TASK DESCRIPTION:
Look through the lines below and copy each one that includes "Neptune".

---- RECORDS FOR THIS EXERCISE

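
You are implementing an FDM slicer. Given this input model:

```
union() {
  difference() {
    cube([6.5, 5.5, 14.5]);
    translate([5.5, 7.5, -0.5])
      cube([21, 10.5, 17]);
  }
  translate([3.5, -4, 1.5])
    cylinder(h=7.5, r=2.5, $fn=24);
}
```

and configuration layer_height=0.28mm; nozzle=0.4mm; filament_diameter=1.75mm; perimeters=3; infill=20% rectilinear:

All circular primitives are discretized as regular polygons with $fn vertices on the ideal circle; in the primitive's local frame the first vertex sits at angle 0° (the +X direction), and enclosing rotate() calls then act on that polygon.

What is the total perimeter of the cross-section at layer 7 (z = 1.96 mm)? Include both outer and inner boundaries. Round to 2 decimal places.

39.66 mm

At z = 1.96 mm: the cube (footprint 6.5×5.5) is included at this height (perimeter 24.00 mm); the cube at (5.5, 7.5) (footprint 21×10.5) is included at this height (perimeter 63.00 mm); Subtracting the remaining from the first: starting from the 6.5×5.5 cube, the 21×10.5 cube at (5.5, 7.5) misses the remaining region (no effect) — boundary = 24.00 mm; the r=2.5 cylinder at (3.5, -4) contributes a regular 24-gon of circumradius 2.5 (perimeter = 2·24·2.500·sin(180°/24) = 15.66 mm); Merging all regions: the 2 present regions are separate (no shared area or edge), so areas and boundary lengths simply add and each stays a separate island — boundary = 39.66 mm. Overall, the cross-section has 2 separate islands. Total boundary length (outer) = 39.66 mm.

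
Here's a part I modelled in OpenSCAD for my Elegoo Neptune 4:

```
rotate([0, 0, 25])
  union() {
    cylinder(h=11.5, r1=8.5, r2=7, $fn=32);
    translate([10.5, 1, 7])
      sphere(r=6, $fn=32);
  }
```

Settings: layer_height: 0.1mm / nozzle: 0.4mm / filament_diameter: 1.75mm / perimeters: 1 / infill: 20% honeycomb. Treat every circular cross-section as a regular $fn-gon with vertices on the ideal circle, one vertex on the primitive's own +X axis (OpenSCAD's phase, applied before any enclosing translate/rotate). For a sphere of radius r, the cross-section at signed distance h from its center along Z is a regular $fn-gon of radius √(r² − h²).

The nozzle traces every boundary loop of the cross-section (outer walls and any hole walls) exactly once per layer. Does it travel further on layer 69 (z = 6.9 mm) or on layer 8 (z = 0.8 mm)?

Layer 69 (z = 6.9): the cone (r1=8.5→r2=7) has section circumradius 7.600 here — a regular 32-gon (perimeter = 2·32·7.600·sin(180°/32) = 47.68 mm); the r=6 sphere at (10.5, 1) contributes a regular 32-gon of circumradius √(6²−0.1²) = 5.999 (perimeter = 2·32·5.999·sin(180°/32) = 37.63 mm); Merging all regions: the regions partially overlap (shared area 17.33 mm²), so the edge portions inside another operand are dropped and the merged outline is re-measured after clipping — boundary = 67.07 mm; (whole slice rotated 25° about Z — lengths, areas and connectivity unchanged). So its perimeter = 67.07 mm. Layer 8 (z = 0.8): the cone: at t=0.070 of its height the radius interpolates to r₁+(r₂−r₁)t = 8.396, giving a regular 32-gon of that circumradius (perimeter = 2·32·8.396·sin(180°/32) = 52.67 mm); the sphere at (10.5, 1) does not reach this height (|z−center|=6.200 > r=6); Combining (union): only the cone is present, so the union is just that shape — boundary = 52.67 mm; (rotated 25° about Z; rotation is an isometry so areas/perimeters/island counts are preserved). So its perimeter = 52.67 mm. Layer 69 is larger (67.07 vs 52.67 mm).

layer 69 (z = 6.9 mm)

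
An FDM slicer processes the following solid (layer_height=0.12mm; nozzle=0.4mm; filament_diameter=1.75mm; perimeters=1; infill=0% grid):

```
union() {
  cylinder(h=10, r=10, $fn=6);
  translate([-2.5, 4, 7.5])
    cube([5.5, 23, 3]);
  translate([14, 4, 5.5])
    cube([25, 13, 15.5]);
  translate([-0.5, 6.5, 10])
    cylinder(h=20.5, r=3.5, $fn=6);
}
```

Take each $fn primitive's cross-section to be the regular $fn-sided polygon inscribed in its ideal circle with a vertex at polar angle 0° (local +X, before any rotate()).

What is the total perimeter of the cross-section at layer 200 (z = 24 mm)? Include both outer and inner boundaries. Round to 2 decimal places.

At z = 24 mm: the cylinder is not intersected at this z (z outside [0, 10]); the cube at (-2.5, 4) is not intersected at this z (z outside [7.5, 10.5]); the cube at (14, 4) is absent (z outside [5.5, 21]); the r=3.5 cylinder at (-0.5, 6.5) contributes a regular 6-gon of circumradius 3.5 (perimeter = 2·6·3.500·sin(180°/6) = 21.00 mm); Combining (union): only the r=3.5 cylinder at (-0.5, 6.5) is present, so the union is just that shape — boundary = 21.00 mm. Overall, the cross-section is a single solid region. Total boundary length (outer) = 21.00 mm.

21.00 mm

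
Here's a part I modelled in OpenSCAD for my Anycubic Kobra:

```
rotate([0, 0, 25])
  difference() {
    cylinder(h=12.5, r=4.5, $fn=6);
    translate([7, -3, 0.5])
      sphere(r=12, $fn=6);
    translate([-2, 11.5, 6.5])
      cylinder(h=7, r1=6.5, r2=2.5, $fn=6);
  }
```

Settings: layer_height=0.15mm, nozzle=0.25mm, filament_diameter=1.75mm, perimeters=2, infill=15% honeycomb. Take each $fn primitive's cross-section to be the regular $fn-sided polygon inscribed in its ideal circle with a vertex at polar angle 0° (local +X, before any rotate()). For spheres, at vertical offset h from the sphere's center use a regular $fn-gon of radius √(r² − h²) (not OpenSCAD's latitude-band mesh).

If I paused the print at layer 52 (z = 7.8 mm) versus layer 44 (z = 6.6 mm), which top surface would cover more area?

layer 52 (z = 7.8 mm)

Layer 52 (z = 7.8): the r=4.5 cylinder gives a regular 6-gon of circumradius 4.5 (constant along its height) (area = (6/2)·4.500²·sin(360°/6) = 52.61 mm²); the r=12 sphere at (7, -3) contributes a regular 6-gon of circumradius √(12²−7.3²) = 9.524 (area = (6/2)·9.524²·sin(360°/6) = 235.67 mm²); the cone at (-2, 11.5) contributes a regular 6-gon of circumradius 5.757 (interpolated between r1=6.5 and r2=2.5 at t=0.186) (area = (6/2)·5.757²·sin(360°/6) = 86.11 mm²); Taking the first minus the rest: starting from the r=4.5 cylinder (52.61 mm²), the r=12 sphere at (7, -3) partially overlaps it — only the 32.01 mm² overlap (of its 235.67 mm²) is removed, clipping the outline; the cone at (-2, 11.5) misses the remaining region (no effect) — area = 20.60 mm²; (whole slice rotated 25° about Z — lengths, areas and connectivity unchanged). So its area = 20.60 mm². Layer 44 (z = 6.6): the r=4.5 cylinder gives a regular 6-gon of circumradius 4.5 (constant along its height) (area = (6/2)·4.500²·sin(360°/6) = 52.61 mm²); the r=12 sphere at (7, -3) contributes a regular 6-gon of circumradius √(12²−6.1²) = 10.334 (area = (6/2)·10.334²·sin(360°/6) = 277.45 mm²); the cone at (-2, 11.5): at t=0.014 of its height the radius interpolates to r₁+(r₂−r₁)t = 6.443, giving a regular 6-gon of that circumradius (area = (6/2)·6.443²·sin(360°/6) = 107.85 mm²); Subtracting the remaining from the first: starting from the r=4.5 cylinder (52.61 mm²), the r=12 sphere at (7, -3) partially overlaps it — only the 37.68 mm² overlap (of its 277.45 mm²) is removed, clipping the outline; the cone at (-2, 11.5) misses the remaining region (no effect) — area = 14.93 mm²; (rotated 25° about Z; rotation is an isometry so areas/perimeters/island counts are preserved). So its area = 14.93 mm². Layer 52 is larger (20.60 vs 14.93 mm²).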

--------
---- RECORDS FOR THIS EXERCISE

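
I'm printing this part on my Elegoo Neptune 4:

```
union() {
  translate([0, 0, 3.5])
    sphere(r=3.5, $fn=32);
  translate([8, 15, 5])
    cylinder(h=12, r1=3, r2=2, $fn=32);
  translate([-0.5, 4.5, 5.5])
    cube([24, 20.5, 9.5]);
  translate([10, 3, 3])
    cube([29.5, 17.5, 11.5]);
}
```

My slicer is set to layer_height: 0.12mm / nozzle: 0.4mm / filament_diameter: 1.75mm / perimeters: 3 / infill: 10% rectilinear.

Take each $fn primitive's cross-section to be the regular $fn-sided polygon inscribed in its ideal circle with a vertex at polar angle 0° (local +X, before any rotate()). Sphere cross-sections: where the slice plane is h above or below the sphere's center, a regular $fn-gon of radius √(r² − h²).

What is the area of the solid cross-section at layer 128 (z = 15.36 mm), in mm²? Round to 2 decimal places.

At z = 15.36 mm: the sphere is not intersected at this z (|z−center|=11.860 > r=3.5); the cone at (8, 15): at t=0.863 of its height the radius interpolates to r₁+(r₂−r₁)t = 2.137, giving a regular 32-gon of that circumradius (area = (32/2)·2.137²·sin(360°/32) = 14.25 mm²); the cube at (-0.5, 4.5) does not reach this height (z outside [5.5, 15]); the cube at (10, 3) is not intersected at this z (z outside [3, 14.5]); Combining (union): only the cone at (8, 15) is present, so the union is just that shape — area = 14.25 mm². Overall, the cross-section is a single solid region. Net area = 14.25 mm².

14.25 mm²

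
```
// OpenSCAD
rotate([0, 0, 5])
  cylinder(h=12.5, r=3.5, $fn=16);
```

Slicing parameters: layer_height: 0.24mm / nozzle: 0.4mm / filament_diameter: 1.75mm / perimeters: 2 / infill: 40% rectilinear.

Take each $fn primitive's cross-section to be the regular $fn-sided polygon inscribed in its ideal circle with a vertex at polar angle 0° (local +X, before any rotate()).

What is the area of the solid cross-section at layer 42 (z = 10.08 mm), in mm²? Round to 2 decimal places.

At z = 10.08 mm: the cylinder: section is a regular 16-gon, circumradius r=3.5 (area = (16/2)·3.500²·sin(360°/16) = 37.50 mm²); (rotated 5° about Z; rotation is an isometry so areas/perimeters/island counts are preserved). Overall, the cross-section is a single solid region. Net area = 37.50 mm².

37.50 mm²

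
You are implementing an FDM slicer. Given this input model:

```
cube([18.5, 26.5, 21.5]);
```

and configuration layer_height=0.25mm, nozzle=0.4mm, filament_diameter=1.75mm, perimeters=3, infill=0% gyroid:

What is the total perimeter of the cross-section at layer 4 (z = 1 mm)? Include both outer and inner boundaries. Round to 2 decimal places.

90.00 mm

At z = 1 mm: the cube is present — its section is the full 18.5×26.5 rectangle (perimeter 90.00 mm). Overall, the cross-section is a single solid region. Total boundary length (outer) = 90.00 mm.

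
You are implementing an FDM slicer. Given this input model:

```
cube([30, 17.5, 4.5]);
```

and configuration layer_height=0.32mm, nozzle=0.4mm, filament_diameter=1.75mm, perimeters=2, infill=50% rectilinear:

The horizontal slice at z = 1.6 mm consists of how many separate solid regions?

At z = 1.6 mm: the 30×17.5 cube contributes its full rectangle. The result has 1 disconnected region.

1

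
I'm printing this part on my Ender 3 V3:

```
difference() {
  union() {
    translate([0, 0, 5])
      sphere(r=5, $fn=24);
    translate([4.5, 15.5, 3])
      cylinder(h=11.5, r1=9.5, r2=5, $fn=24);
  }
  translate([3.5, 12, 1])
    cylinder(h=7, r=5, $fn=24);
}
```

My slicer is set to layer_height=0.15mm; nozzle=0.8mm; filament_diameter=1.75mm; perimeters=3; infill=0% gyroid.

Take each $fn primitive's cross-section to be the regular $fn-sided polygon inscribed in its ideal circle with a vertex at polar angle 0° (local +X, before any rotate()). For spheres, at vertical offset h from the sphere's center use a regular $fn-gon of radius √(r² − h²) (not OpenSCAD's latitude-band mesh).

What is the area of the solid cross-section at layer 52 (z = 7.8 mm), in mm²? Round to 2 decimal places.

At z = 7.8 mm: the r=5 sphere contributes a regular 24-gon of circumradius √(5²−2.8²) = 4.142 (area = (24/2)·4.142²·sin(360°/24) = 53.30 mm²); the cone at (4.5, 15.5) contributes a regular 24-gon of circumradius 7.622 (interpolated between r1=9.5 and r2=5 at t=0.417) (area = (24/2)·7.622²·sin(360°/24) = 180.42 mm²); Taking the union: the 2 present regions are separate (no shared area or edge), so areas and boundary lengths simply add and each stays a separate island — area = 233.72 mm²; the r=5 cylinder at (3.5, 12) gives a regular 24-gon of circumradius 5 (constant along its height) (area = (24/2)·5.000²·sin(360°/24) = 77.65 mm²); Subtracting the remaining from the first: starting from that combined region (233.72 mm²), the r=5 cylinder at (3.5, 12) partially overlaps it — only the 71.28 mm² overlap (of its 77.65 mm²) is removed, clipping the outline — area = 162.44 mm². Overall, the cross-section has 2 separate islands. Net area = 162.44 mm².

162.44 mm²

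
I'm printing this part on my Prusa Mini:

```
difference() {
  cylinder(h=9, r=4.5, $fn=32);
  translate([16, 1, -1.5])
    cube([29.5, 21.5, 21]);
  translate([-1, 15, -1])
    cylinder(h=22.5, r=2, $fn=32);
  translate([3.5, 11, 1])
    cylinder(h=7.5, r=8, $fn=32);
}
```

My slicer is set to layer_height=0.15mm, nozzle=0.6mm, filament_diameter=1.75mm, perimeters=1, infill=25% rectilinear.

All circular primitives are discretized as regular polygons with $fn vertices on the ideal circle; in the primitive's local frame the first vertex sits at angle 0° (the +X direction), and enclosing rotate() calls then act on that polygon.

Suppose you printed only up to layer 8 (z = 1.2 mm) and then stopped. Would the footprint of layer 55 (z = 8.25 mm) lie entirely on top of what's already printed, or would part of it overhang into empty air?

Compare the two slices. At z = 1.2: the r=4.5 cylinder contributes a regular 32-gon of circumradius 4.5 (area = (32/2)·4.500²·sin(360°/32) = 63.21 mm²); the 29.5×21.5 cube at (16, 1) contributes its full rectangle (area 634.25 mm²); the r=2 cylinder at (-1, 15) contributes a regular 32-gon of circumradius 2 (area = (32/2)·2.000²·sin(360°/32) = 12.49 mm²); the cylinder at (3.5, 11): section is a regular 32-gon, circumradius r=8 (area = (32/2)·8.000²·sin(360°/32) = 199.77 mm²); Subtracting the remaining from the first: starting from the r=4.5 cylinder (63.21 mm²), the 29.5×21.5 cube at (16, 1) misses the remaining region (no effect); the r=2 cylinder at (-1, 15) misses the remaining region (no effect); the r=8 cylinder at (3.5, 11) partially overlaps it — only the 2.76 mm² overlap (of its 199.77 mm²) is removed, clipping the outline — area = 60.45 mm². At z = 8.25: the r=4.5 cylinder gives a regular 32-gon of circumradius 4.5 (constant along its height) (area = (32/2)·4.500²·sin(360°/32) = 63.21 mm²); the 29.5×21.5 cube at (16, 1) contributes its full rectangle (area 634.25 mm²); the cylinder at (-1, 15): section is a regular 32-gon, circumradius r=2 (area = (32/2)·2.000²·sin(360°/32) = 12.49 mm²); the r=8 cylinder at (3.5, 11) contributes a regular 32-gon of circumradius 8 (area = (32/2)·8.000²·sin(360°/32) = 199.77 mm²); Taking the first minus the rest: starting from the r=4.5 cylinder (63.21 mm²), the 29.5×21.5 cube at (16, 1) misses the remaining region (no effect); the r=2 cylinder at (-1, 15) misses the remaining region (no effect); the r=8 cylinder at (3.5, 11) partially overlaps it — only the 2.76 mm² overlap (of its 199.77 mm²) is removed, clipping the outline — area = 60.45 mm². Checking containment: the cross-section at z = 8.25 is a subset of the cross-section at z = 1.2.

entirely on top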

--------

YOUR SOLUTION:
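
Here's a part I modelled in OpenSCAD for my Elegoo Neptune 4:
I'm printing this part on my Elegoo Neptune 4: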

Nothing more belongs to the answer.